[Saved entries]
- - - - - - -
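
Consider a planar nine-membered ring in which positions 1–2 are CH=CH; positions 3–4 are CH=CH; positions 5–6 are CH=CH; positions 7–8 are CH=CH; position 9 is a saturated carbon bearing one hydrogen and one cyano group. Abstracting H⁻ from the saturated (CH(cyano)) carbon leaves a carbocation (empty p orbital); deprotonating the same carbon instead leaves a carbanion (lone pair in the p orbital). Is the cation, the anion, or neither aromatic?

In either ion the ring is fully conjugated: every atom, including the new sp² carbon, supplies a p orbital.
Cation: 4 × 2 + 0 = 8 π electrons → 4(2), antiaromatic.
Anion: 4 × 2 + 2 = 10 π electrons → 4(2)+2, aromatic.

The anion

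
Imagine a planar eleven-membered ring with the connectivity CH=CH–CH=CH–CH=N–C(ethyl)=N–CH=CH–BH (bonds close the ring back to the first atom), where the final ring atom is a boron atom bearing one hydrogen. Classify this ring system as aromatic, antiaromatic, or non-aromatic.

The p orbitals form a continuous loop: the double-bond atoms are sp², each contributing one p electron; each =N– nitrogen is pyridine-type (lone pair in the sp² plane, one electron in the p orbital); the boron has an empty p orbital. The ring is fully conjugated.
π-electron count: 5 × 2 = 10 from the double-bond units + 0 from the BH atom = 10.
With 10 π electrons (n = 2), the Hückel 4n+2 condition holds.

Aromatic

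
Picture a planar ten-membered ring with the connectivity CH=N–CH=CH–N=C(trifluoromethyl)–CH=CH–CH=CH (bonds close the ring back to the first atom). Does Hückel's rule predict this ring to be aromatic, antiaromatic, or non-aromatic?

Aromatic

The p orbitals form a continuous loop: every atom in a ring double bond is sp² and brings one electron to the p orbital; each sp² =N– keeps its lone pair in-plane and puts one electron into the π system. The ring is fully conjugated.
π-electron count: 5 × 2 = 10 from the 5 double-bond units.
With 10 π electrons (n = 2), the Hückel 4n+2 condition holds.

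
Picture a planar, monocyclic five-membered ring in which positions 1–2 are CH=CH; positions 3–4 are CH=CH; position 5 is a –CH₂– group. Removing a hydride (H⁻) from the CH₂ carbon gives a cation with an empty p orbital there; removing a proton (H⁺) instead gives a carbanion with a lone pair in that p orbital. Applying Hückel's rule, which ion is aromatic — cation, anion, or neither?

Both ions have a continuous loop of p orbitals — each ring atom is sp².
Cation: 2 × 2 + 0 = 4 π electrons → 4(1), antiaromatic.
Anion: 2 × 2 + 2 = 6 π electrons → 4(1)+2, aromatic.

The anion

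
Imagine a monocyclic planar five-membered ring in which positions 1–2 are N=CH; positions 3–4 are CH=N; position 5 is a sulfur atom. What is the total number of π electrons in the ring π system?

The p orbitals form a continuous loop: each doubly-bonded ring atom is sp² with one p-orbital electron; each =N– nitrogen is pyridine-type (lone pair in the sp² plane, one electron in the p orbital); the sulfur donates one lone pair from its p orbital. The ring is fully conjugated.
Tallying contributions gives 2 × 2 = 4 from the double-bond units + 2 from the S atom = 6.

6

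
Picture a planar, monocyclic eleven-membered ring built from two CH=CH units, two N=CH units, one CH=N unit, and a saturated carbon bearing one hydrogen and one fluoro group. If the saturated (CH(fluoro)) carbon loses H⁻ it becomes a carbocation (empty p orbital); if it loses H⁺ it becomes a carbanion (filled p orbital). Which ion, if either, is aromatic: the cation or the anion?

The cation

Both ions have a continuous loop of p orbitals — each ring atom is sp².
Cation: 5 × 2 + 0 = 10 π electrons → 4(2)+2, aromatic.
Anion: 5 × 2 + 2 = 12 π electrons → 4(3), antiaromatic.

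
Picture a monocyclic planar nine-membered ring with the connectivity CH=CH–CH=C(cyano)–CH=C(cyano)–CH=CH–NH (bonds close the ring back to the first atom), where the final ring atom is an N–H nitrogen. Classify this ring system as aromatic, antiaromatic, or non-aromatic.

Aromatic

Every ring atom contributes a p orbital perpendicular to the ring (every atom in a ring double bond is sp² and brings one electron to the p orbital; the pyrrole-type nitrogen donates its lone pair from the p orbital), so the π system is cyclic and fully conjugated.
Adding the contributions, 4 × 2 = 8 from the double-bond units + 2 from the NH atom = 10.
10 = 4(2) + 2, which satisfies Hückel's 4n+2 rule.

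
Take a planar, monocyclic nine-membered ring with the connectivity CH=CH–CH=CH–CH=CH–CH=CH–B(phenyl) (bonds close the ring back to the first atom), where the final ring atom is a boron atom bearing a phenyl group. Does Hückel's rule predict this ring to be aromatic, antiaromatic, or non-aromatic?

Antiaromatic

Check conjugation: every atom in a ring double bond is sp² and brings one electron to the p orbital; the boron has an empty p orbital — every position has a p orbital, so the cyclic π system is continuous.
Adding the contributions, 4 × 2 = 8 from the double-bond units + 0 from the B(phenyl) atom = 8.
A 4n π count (8, n = 2) in a planar conjugated ring means antiaromatic.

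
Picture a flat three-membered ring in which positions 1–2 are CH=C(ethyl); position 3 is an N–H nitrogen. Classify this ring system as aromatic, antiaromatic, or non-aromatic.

The p orbitals form a continuous loop: every atom in a ring double bond is sp² and brings one electron to the p orbital; the pyrrole-type nitrogen donates its lone pair from the p orbital. The ring is fully conjugated.
Tallying contributions gives 1 × 2 = 2 from the double-bond unit + 2 from the NH atom = 4.
4 = 4(1); a planar, fully conjugated 4n system is antiaromatic.

Antiaromatic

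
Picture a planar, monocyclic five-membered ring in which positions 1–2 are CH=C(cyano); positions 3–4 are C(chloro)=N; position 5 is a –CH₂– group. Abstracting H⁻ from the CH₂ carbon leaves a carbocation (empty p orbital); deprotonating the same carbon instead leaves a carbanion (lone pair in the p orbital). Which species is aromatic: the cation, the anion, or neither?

The anion

Both ions have a continuous loop of p orbitals — each ring atom is sp².
Cation: 2 × 2 + 0 = 4 π electrons → 4(1), antiaromatic.
Anion: 2 × 2 + 2 = 6 π electrons → 4(1)+2, aromatic.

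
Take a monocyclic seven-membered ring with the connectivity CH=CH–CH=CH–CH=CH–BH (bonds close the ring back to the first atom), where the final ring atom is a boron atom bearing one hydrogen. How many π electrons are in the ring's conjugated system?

6

The p orbitals form a continuous loop: the double-bond atoms are sp², each contributing one p electron; the boron has an empty p orbital. The ring is fully conjugated.
Adding the contributions, 3 × 2 = 6 from the double-bond units + 0 from the BH atom = 6.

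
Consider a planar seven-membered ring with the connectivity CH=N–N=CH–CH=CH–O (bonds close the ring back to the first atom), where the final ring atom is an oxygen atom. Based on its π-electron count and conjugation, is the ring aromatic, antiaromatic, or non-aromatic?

Antiaromatic

Check conjugation: every atom in a ring double bond is sp² and brings one electron to the p orbital; each sp² =N– keeps its lone pair in-plane and puts one electron into the π system; the oxygen donates one lone pair from its p orbital — every position has a p orbital, so the cyclic π system is continuous.
Tallying contributions gives 3 × 2 = 6 from the double-bond units + 2 from the O atom = 8.
With 8 = 4·2 π electrons, Hückel's rule classifies the planar ring as antiaromatic.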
- - - - - - -
→ **EXERCISE DIRECTIONS**: Copy the data. Make sure every line matches exactly.

→ **SOLUTION BELOW**:
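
Consider a planar nine-membered ring in which positions 1–2 are CH=CH; positions 3–4 are CH=CH; positions 5–6 are CH=CH; positions 7–8 are CH=CH; position 9 is a saturated carbon bearing one hydrogen and one cyano group. Abstracting H⁻ from the saturated (CH(cyano)) carbon leaves a carbocation (empty p orbital); deprotonating the same carbon instead leaves a carbanion (lone pair in the p orbital). Is the cation, the anion, or neither aromatic?

In either ion the ring is fully conjugated: every atom, including the new sp² carbon, supplies a p orbital.
Cation: 4 × 2 + 0 = 8 π electrons → 4(2), antiaromatic.
Anion: 4 × 2 + 2 = 10 π electrons → 4(2)+2, aromatic.

The anion

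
Imagine a planar eleven-membered ring with the connectivity CH=CH–CH=CH–CH=N–C(ethyl)=N–CH=CH–BH (bonds close the ring back to the first atom), where the final ring atom is a boron atom bearing one hydrogen. Classify this ring system as aromatic, antiaromatic, or non-aromatic.

The p orbitals form a continuous loop: the double-bond atoms are sp², each contributing one p electron; each =N– nitrogen is pyridine-type (lone pair in the sp² plane, one electron in the p orbital); the boron has an empty p orbital. The ring is fully conjugated.
π-electron count: 5 × 2 = 10 from the double-bond units + 0 from the BH atom = 10.
With 10 π electrons (n = 2), the Hückel 4n+2 condition holds.

Aromatic

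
Picture a planar ten-membered ring with the connectivity CH=N–CH=CH–N=C(trifluoromethyl)–CH=CH–CH=CH (bonds close the ring back to the first atom). Does Hückel's rule predict this ring to be aromatic, antiaromatic, or non-aromatic?

Aromatic

The p orbitals form a continuous loop: every atom in a ring double bond is sp² and brings one electron to the p orbital; each sp² =N– keeps its lone pair in-plane and puts one electron into the π system. The ring is fully conjugated.
π-electron count: 5 × 2 = 10 from the 5 double-bond units.
With 10 π electrons (n = 2), the Hückel 4n+2 condition holds.

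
Picture a planar, monocyclic five-membered ring in which positions 1–2 are CH=CH; positions 3–4 are CH=CH; position 5 is a –CH₂– group. Removing a hydride (H⁻) from the CH₂ carbon gives a cation with an empty p orbital there; removing a proton (H⁺) instead gives a carbanion with a lone pair in that p orbital. Applying Hückel's rule, which ion is aromatic — cation, anion, or neither?

Both ions have a continuous loop of p orbitals — each ring atom is sp².
Cation: 2 × 2 + 0 = 4 π electrons → 4(1), antiaromatic.
Anion: 2 × 2 + 2 = 6 π electrons → 4(1)+2, aromatic.

The anion

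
Imagine a monocyclic planar five-membered ring in which positions 1–2 are N=CH; positions 3–4 are CH=N; position 5 is a sulfur atom. What is the total number of π electrons in the ring π system?

The p orbitals form a continuous loop: each doubly-bonded ring atom is sp² with one p-orbital electron; each =N– nitrogen is pyridine-type (lone pair in the sp² plane, one electron in the p orbital); the sulfur donates one lone pair from its p orbital. The ring is fully conjugated.
Tallying contributions gives 2 × 2 = 4 from the double-bond units + 2 from the S atom = 6.

6

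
Picture a planar, monocyclic eleven-membered ring built from two CH=CH units, two N=CH units, one CH=N unit, and a saturated carbon bearing one hydrogen and one fluoro group. If the saturated (CH(fluoro)) carbon loses H⁻ it becomes a carbocation (empty p orbital); if it loses H⁺ it becomes a carbanion (filled p orbital). Which ion, if either, is aromatic: the cation or the anion?

The cation

Both ions have a continuous loop of p orbitals — each ring atom is sp².
Cation: 5 × 2 + 0 = 10 π electrons → 4(2)+2, aromatic.
Anion: 5 × 2 + 2 = 12 π electrons → 4(3), antiaromatic.

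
Picture a monocyclic planar nine-membered ring with the connectivity CH=CH–CH=C(cyano)–CH=C(cyano)–CH=CH–NH (bonds close the ring back to the first atom), where the final ring atom is an N–H nitrogen. Classify this ring system as aromatic, antiaromatic, or non-aromatic.

Aromatic

Every ring atom contributes a p orbital perpendicular to the ring (every atom in a ring double bond is sp² and brings one electron to the p orbital; the pyrrole-type nitrogen donates its lone pair from the p orbital), so the π system is cyclic and fully conjugated.
Adding the contributions, 4 × 2 = 8 from the double-bond units + 2 from the NH atom = 10.
10 = 4(2) + 2, which satisfies Hückel's 4n+2 rule.

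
Take a planar, monocyclic nine-membered ring with the connectivity CH=CH–CH=CH–CH=CH–CH=CH–B(phenyl) (bonds close the ring back to the first atom), where the final ring atom is a boron atom bearing a phenyl group. Does Hückel's rule predict this ring to be aromatic, antiaromatic, or non-aromatic?

Antiaromatic

Check conjugation: every atom in a ring double bond is sp² and brings one electron to the p orbital; the boron has an empty p orbital — every position has a p orbital, so the cyclic π system is continuous.
Adding the contributions, 4 × 2 = 8 from the double-bond units + 0 from the B(phenyl) atom = 8.
A 4n π count (8, n = 2) in a planar conjugated ring means antiaromatic.

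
Picture a flat three-membered ring in which positions 1–2 are CH=C(ethyl); position 3 is an N–H nitrogen. Classify this ring system as aromatic, antiaromatic, or non-aromatic.

The p orbitals form a continuous loop: every atom in a ring double bond is sp² and brings one electron to the p orbital; the pyrrole-type nitrogen donates its lone pair from the p orbital. The ring is fully conjugated.
Tallying contributions gives 1 × 2 = 2 from the double-bond unit + 2 from the NH atom = 4.
4 = 4(1); a planar, fully conjugated 4n system is antiaromatic.

Antiaromatic

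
Picture a planar, monocyclic five-membered ring in which positions 1–2 are CH=C(cyano); positions 3–4 are C(chloro)=N; position 5 is a –CH₂– group. Abstracting H⁻ from the CH₂ carbon leaves a carbocation (empty p orbital); deprotonating the same carbon instead leaves a carbanion (lone pair in the p orbital). Which species is aromatic: the cation, the anion, or neither?

The anion

Both ions have a continuous loop of p orbitals — each ring atom is sp².
Cation: 2 × 2 + 0 = 4 π electrons → 4(1), antiaromatic.
Anion: 2 × 2 + 2 = 6 π electrons → 4(1)+2, aromatic.

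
Take a monocyclic seven-membered ring with the connectivity CH=CH–CH=CH–CH=CH–BH (bonds close the ring back to the first atom), where the final ring atom is a boron atom bearing one hydrogen. How many π electrons are in the ring's conjugated system?

6

The p orbitals form a continuous loop: the double-bond atoms are sp², each contributing one p electron; the boron has an empty p orbital. The ring is fully conjugated.
Adding the contributions, 3 × 2 = 6 from the double-bond units + 0 from the BH atom = 6.

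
Consider a planar seven-membered ring with the connectivity CH=N–N=CH–CH=CH–O (bonds close the ring back to the first atom), where the final ring atom is an oxygen atom. Based on its π-electron count and conjugation, is the ring aromatic, antiaromatic, or non-aromatic?

Antiaromatic

Check conjugation: every atom in a ring double bond is sp² and brings one electron to the p orbital; each sp² =N– keeps its lone pair in-plane and puts one electron into the π system; the oxygen donates one lone pair from its p orbital — every position has a p orbital, so the cyclic π system is continuous.
Tallying contributions gives 3 × 2 = 6 from the double-bond units + 2 from the O atom = 8.
With 8 = 4·2 π electrons, Hückel's rule classifies the planar ring as antiaromatic.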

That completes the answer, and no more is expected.